**Your goal**
Two lines in the data below mark the range: the one with "What quaternion q⁻¹" and the one with "q2 = -0.3746 + 0.2948i + 0.2133j - 0.8528k". Return both, along with every line between them, exactly.

**Input data**
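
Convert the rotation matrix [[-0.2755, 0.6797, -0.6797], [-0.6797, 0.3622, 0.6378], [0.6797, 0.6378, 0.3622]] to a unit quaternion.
0.6019 - 0.5647j - 0.5647k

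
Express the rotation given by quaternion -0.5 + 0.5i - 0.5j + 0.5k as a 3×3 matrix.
[[0, 0, 1], [-1, 0, 0], [0, -1, 0]]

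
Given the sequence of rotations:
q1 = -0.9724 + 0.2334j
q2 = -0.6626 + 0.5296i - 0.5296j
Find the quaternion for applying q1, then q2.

q2 · q1 = 0.7679 - 0.515i + 0.3603j + 0.1236k
0.7679 - 0.515i + 0.3603j + 0.1236k


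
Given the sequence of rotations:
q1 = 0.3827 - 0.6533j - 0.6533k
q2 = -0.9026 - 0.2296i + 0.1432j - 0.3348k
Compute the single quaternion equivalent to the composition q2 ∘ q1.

q2 · q1 = -0.4706 - 0.4001i + 0.4945j + 0.6115k
-0.4706 - 0.4001i + 0.4945j + 0.6115k


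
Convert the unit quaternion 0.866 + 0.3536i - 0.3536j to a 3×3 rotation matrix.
[[0.7499, -0.2501, -0.6124], [-0.2501, 0.7499, -0.6124], [0.6124, 0.6124, 0.4999]]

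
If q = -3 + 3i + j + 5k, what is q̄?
-3 - 3i - j - 5k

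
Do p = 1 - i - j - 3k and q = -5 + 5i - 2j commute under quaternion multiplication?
No: pq = -2 + 4i - 12j + 22k ≠ -2 + 16i + 18j + 8k = qp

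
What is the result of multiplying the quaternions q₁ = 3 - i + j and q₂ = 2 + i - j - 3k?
8 - 2i - 4j - 9k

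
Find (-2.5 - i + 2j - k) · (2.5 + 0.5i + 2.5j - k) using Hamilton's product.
-11.75 - 3.25i - 2.75j - 3.5k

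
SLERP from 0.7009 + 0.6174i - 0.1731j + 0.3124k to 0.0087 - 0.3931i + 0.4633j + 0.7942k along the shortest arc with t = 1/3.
0.5875 + 0.7104i - 0.3691j - 0.1184k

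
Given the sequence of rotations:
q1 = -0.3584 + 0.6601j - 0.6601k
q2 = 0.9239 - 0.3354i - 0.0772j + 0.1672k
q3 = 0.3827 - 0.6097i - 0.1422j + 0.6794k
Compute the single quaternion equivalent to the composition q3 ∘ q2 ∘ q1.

q2 · q1 = -0.1698 + 0.0608i + 0.4161j - 0.8912k
q3 · q2 · q1 = 0.6367 - 0.0292i - 0.3187j - 0.7015k
0.6367 - 0.0292i - 0.3187j - 0.7015k


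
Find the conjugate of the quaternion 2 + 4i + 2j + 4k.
2 - 4i - 2j - 4k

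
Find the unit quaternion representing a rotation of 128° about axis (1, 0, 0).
0.4384 + 0.8988i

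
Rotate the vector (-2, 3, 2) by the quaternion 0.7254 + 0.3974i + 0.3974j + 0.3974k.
(0.266, -1.201, 3.935)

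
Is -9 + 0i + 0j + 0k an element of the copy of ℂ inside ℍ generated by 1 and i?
Yes. The quaternion -9 has j- and k-coefficients y = z = 0, so it lies in the complex subalgebra spanned by 1 and i.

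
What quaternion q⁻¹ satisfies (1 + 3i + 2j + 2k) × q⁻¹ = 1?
0.0556 - 0.1667i - 0.1111j - 0.1111k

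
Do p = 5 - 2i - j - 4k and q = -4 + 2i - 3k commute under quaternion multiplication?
No: pq = -28 + 21i - 10j + 3k ≠ -28 + 15i + 18j - k = qp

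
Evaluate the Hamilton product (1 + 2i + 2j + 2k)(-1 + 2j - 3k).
1 - 12i + 6j - k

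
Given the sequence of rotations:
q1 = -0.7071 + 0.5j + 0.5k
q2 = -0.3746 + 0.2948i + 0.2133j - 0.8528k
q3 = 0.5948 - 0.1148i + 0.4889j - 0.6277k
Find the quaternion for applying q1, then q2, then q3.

q2 · q1 = 0.5846 + 0.3246i - 0.4855j + 0.5631k
q3 · q2 · q1 = 0.9758 + 0.0965i - 0.1421j - 0.135k
0.9758 + 0.0965i - 0.1421j - 0.135k


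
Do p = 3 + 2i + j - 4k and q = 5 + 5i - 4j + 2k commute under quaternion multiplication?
No: pq = 17 + 11i - 31j - 27k ≠ 17 + 39i + 17j - k = qp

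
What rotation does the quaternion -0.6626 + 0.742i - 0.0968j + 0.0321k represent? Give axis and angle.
axis = (0.9907, -0.1292, 0.0429), θ = 263°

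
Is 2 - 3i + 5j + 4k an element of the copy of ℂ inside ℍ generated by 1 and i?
No. The quaternion 2 - 3i + 5j + 4k has j-coefficient y = 5 and k-coefficient z = 4, not both zero, so it does not lie in the complex subalgebra spanned by 1 and i.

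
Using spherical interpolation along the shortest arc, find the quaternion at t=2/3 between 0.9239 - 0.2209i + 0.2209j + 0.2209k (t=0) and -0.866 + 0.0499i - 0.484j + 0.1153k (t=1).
0.9075 - 0.11i + 0.4054j - 0.0024k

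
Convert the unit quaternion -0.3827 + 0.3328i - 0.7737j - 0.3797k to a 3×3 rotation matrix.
[[-0.4856, -0.8056, 0.3395], [-0.2244, 0.4901, 0.8423], [-0.8449, 0.3328, -0.4187]]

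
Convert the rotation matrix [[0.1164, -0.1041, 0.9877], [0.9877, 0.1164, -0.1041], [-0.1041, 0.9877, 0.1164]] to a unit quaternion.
0.5808 + 0.47i + 0.47j + 0.47k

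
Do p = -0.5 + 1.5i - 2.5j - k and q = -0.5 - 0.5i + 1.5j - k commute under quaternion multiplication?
No: pq = 3.75 + 3.5i + 2.5j + 2k ≠ 3.75 - 4.5i - 1.5j = qp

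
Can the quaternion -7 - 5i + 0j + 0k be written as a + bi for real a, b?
Yes. The quaternion -7 - 5i has j- and k-coefficients y = z = 0, so it lies in the complex subalgebra spanned by 1 and i.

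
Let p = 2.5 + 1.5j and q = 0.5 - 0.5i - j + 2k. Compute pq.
2.75 + 1.75i - 1.75j + 5.75k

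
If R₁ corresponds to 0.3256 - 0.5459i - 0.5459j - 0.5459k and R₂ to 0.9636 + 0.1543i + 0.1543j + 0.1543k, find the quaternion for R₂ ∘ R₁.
0.5664 - 0.4758i - 0.4758j - 0.4758k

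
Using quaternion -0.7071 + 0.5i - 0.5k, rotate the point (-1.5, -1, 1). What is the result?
(-0.543, -0.354, 1.957)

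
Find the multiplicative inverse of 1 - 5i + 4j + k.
0.0233 + 0.1163i - 0.093j - 0.0233k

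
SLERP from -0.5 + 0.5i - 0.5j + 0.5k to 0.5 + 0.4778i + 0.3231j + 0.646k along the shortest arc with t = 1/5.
-0.317 + 0.5941i - 0.3671j + 0.6417k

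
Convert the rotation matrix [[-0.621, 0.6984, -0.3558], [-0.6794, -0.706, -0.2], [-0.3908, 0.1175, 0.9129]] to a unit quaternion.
-0.3827 - 0.2074i - 0.0229j + 0.9k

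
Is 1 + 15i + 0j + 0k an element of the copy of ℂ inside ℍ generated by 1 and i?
Yes. The quaternion 1 + 15i has j- and k-coefficients y = z = 0, so it lies in the complex subalgebra spanned by 1 and i.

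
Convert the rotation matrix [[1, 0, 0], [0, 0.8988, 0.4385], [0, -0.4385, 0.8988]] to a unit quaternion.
0.9744 - 0.225i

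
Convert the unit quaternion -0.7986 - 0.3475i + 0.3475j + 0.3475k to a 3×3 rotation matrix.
[[0.517, 0.3135, -0.7965], [-0.7965, 0.517, -0.3135], [0.3135, 0.7965, 0.517]]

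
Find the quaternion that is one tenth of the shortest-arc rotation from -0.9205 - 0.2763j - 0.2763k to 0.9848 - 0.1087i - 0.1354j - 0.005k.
-0.9387 + 0.0114i - 0.2367j - 0.2503k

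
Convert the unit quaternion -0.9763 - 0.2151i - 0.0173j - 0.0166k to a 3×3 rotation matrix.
[[0.9989, -0.025, 0.0409], [0.0399, 0.9069, -0.4194], [-0.0266, 0.4206, 0.9069]]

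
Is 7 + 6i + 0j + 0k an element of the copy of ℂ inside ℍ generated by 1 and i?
Yes. The quaternion 7 + 6i has j- and k-coefficients y = z = 0, so it lies in the complex subalgebra spanned by 1 and i.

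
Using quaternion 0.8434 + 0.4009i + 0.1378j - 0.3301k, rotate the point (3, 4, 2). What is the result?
(4.837, -1.031, 2.131)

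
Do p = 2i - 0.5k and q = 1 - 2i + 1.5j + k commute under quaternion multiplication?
No: pq = 4.5 + 2.75i - j + 2.5k ≠ 4.5 + 1.25i + j - 3.5k = qp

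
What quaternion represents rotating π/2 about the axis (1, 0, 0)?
0.7071 + 0.7071i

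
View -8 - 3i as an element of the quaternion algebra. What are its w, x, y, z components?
-8 - 3i + 0j + 0k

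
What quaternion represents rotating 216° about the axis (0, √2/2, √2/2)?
-0.309 + 0.6725j + 0.6725k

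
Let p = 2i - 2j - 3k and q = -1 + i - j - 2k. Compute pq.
-10 - i + 3j + 3k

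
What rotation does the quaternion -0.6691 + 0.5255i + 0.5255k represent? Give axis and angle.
axis = (√2/2, 0, √2/2), θ = 264°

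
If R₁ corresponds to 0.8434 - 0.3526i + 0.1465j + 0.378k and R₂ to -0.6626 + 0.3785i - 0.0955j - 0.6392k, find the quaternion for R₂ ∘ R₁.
-0.1698 + 0.6104i - 0.0953j - 0.7678k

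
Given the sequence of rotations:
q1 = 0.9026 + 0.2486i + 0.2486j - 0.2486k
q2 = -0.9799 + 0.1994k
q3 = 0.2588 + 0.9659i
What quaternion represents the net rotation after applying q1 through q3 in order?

q2 · q1 = -0.8349 - 0.2932i - 0.194j + 0.4236k
q3 · q2 · q1 = 0.0671 - 0.8823i - 0.4594j - 0.0778k
0.0671 - 0.8823i - 0.4594j - 0.0778k


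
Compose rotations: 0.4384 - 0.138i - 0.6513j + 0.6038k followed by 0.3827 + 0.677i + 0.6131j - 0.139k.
0.7444 + 0.5236i - 0.3701j - 0.1862k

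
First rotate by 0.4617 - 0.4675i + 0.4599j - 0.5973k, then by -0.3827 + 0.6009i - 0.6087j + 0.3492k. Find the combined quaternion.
0.5927 + 0.6593i - 0.2614j + 0.3816k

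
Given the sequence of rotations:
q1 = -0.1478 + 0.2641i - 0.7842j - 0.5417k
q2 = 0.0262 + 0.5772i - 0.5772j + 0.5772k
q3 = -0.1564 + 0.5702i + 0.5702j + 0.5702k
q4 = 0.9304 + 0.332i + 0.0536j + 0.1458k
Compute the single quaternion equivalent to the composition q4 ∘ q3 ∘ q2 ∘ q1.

q2 · q1 = -0.2963 + 0.6869i + 0.5299j - 0.3997k
q3 · q2 · q1 = -0.4196 - 0.8064i + 0.3678j - 0.196k
q4 · q3 · q2 · q1 = -0.1138 - 0.9537i + 0.2672j - 0.0782k
-0.1138 - 0.9537i + 0.2672j - 0.0782k


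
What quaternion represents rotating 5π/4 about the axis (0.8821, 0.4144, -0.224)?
-0.3827 + 0.815i + 0.3829j - 0.2069k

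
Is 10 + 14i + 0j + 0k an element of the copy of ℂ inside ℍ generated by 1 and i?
Yes. The quaternion 10 + 14i has j- and k-coefficients y = z = 0, so it lies in the complex subalgebra spanned by 1 and i.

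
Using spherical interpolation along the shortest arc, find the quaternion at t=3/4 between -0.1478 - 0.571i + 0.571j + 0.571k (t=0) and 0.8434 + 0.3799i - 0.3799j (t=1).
-0.724 - 0.4733i + 0.4733j + 0.1667k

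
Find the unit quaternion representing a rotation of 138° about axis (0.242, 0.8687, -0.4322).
0.3584 + 0.2259i + 0.811j - 0.4035k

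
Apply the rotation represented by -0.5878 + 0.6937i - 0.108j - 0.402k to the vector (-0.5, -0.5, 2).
(-0.877, 1.786, 0.735)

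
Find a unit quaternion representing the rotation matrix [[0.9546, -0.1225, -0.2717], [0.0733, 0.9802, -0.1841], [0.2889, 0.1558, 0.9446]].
0.9848 + 0.0863i - 0.1423j + 0.0497k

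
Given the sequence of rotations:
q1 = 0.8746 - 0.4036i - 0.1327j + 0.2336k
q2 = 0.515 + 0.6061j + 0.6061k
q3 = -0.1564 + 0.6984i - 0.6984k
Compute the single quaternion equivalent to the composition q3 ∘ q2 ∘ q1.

q2 · q1 = 0.3893 + 0.0142i + 0.2171j + 0.895k
q3 · q2 · q1 = 0.5543 + 0.4213i - 0.6689j - 0.2602k
0.5543 + 0.4213i - 0.6689j - 0.2602k


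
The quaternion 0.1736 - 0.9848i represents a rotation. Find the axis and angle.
axis = (-1, 0, 0), θ = 160°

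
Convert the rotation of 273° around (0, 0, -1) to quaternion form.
-0.7254 - 0.6884k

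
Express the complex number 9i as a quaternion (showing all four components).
0 + 9i + 0j + 0k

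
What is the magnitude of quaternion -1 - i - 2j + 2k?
√10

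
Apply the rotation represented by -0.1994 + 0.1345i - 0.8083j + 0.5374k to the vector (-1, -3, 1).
(1.361, -1.542, 2.602)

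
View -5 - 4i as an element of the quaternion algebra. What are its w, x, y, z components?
-5 - 4i + 0j + 0k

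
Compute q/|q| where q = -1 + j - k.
-0.5774 + 0.5774j - 0.5774k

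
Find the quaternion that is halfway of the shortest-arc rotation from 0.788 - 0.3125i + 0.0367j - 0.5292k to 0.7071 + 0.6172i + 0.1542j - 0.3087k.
0.8538 + 0.174i + 0.109j - 0.4785k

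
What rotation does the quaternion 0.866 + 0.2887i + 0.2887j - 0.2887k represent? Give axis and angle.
axis = (√3/3, √3/3, -√3/3), θ = π/3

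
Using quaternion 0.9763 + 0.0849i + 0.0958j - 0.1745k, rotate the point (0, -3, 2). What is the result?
(-0.756, -3.172, 1.537)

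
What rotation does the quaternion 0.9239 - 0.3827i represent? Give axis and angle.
axis = (-1, 0, 0), θ = π/4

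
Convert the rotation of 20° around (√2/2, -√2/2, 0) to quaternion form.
0.9848 + 0.1228i - 0.1228j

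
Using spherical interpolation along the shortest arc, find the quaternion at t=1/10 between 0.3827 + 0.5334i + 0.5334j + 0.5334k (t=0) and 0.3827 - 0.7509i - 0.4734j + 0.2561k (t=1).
0.3129 + 0.6005i + 0.5649j + 0.4716k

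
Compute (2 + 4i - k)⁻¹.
0.0952 - 0.1905i + 0.0476k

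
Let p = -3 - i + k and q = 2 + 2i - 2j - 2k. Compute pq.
-2 - 6i + 6j + 10k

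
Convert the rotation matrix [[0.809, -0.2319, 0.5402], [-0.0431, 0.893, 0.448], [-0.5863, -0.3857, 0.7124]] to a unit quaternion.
0.9239 - 0.2256i + 0.3048j + 0.0511k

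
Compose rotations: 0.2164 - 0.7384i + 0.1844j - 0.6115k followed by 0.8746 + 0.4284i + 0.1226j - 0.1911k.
0.3661 - 0.5928i + 0.5909j - 0.4066k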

**Solution for this exercise**
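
What quaternion q⁻¹ satisfies (1 + 3i + 2j + 2k) × q⁻¹ = 1?
0.0556 - 0.1667i - 0.1111j - 0.1111k

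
Do p = 5 - 2i - j - 4k and q = -4 + 2i - 3k commute under quaternion multiplication?
No: pq = -28 + 21i - 10j + 3k ≠ -28 + 15i + 18j - k = qp

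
Evaluate the Hamilton product (1 + 2i + 2j + 2k)(-1 + 2j - 3k).
1 - 12i + 6j - k

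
Given the sequence of rotations:
q1 = -0.7071 + 0.5j + 0.5k
q2 = -0.3746 + 0.2948i + 0.2133j - 0.8528k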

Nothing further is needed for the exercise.